Dataset entries:
◆ ◆ ◆

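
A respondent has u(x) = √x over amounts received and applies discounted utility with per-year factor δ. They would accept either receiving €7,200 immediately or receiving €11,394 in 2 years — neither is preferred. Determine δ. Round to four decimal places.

The payoff in 2 years is discounted by δ^2, so u(7200) = δ^2·u(11394) and δ^2 = u(7200)/u(11394).
With u(x) = √x: δ^2 = √7200/√11394 = √(7200/11394) = 0.79493.
Hence δ = (0.79493)^(1/2) = 0.891588.

δ ≈ 0.8916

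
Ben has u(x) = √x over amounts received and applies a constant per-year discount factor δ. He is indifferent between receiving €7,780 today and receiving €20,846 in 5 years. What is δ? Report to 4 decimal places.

The payoff in 5 years is discounted by δ^5, so u(7780) = δ^5·u(20846) and δ^5 = u(7780)/u(20846).
With u(x) = √x: δ^5 = √7780/√20846 = √(7780/20846) = 0.61091.
Hence δ = (0.61091)^(1/5) = 0.906141.

δ ≈ 0.9061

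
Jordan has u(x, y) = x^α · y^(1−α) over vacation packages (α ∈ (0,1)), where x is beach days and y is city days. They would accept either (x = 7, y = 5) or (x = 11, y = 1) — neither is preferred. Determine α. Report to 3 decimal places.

Indifference: 7^α · 5^(1−α) = 11^α · 1^(1−α).
Rearrange to (7/11)^α = (1/5)^(1−α) and take logs: α·-0.451985 = (1−α)·-1.609438.
Thus α·(-2.061423) = -1.609438, so α = -1.609438/-2.061423 ≈ 0.781.

α ≈ 0.781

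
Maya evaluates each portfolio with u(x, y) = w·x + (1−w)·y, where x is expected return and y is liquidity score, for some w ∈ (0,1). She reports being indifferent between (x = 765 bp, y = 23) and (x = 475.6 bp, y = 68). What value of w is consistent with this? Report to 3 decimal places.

Indifference: w·765 + (1−w)·23 = w·475.6 + (1−w)·68.
Collecting terms: w·289.4 = (1−w)·45.
So w/(1−w) = 45/289.4 = 0.1555, giving w = 45/(289.4+45) = 0.135.

w = 0.135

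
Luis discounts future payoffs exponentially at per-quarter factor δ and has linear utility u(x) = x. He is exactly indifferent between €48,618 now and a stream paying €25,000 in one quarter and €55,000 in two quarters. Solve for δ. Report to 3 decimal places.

Equating present values: 48618 = 25000δ + 55000δ².
So 55000δ² + 25000δ − 48618 = 0.
By the quadratic formula (taking the positive root), δ = (−25000 + √11320960000.00) / 110000 ≈ 0.740.

δ ≈ 0.740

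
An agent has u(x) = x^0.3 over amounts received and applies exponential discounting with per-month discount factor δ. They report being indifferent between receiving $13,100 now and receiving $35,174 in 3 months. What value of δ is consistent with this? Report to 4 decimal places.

δ ≈ 0.9060

Equating discounted utilities: u(13100) = δ^3·u(35174) ⇒ δ^3 = u(13100)/u(35174).
Since u(x) = x^0.3, δ^3 = (13100/35174)^0.3 = 0.37243^0.3 = 0.74356.
Hence δ = (0.74356)^(1/3) = 0.905952.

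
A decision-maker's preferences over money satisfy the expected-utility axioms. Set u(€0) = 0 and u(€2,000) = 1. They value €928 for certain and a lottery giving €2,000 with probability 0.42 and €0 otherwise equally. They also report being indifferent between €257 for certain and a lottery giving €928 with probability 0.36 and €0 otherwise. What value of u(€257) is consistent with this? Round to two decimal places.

First, u(€928) = 0.42·u(€2,000) + 0.58·u(€0) = 0.42.
Chaining: u(€257) = 0.36·0.42 + 0.64·0.00 = 0.1512.

0.15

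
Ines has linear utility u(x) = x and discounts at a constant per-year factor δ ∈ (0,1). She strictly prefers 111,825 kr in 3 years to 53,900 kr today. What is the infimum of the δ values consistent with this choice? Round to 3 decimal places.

δ > 0.784

The preference means 53900 < δ^3·111825.
So δ^3 > 53900/111825 = 0.48200; taking the cube root of both positive sides preserves the inequality.
δ > (53900/111825)^(1/3) ≈ 0.784.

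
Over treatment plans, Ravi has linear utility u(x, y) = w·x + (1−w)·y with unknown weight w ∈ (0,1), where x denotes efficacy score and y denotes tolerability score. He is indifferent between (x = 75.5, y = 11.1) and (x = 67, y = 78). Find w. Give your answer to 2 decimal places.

w = 0.89

u(75.5,11.1) = u(67,78) means w·75.5 + (1−w)·11.1 = w·67 + (1−w)·78.
Collecting terms: w·8.5 = (1−w)·66.9.
So w/(1−w) = 66.9/8.5 = 7.8706, giving w = 66.9/(8.5+66.9) = 0.89.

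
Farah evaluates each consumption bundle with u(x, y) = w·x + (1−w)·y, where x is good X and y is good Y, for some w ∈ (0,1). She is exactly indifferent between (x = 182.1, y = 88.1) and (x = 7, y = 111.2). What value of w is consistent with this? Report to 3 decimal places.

u(182.1,88.1) = u(7,111.2) means w·182.1 + (1−w)·88.1 = w·7 + (1−w)·111.2.
Collecting terms: w·175.1 = (1−w)·23.1.
So w/(1−w) = 23.1/175.1 = 0.1319, giving w = 23.1/(175.1+23.1) = 0.117.

w = 0.117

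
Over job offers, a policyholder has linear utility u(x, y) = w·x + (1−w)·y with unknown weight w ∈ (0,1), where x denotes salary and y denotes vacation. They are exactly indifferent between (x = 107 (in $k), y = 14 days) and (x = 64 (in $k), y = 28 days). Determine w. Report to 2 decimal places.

Equating utilities: w·107 + (1−w)·14 = w·64 + (1−w)·28.
w·(107−64) = (1−w)·(28−14), i.e. w·43 = (1−w)·14.
So w/(1−w) = 14/43 = 0.3256, giving w = 14/(43+14) = 0.25.

w = 0.25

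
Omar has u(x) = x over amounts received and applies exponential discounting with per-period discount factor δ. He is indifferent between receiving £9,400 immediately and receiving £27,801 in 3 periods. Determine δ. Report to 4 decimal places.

δ ≈ 0.6967

Equating discounted utilities: u(9400) = δ^3·u(27801) ⇒ δ^3 = u(9400)/u(27801).
With u(x) = x: δ^3 = 9400/27801 = 0.33812.
Taking the cube root: δ = 0.33812^(1/3) ≈ 0.6967.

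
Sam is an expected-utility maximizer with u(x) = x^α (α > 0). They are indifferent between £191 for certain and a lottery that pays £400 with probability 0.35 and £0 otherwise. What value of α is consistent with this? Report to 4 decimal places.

The lottery's expected utility is 0.35·u(400) + 0.65·u(0) = 0.35·400^α (since u(0) = 0 for α > 0).
Indifference: 191^α = 0.35·400^α, so (191/400)^α = 0.35.
α = ln(0.35) / ln(191/400) = -1.0498221/-0.7391911 ≈ 1.4202.

α ≈ 1.4202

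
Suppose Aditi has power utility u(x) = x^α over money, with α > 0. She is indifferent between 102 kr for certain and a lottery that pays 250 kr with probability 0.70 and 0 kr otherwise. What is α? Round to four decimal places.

α ≈ 0.3979

The lottery's expected utility is 0.70·u(250) + 0.30·u(0) = 0.70·250^α (since u(0) = 0 for α > 0).
Indifference: 102^α = 0.70·250^α, so (102/250)^α = 0.70.
Taking logs: α·ln(102/250) = ln(0.70), so α = -0.3566749 / -0.8964881 ≈ 0.3979.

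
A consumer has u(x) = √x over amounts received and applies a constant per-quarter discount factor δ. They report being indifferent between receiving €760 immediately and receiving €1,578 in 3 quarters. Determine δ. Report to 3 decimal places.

δ ≈ 0.885

Indifference means u(760) = δ^3 · u(1578), so δ^3 = u(760)/u(1578).
Since u(x) = √x, δ^3 = √(760/1578) = 0.69399.
Hence δ = (0.69399)^(1/3) = 0.88536.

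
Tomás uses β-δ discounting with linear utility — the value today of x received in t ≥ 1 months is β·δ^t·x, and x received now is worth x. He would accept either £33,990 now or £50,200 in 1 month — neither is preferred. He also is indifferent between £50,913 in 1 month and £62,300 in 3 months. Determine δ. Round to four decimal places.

δ ≈ 0.9040

From the later pair, β·δ^1·50913 = β·δ^3·62300; dividing through, δ^2 = 50913/62300 = 0.81722, so δ = 0.90400.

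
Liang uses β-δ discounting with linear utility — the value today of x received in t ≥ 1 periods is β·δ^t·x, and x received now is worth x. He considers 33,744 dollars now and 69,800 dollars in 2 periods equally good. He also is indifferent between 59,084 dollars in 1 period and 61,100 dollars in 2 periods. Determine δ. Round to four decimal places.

From the later pair, β·δ^1·59084 = β·δ^2·61100; dividing through, δ = 59084/61100 = 0.96700.

δ ≈ 0.9670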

◆ ◆ ◆

# EXERCISE INSTRUCTIONS
Set down, please, the lines from the line holding "Tomás uses β-δ" through the final line of the data, exactly and with nothing added.

# ANSWER TO THIS PROBLEM
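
Tomás uses β-δ discounting with linear utility — the value today of x received in t ≥ 1 months is β·δ^t·x, and x received now is worth x. He would accept either £33,990 now or £50,200 in 1 month — neither is preferred. He also is indifferent between £50,913 in 1 month and £62,300 in 3 months. Determine δ. Round to four decimal places.

δ ≈ 0.9040

From the later pair, β·δ^1·50913 = β·δ^3·62300; dividing through, δ^2 = 50913/62300 = 0.81722, so δ = 0.90400.

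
Liang uses β-δ discounting with linear utility — the value today of x received in t ≥ 1 periods is β·δ^t·x, and x received now is worth x. He considers 33,744 dollars now and 69,800 dollars in 2 periods equally good. He also is indifferent between 59,084 dollars in 1 period and 61,100 dollars in 2 periods. Determine δ. Round to four decimal places.

From the later pair, β·δ^1·59084 = β·δ^2·61100; dividing through, δ = 59084/61100 = 0.96700.

δ ≈ 0.9670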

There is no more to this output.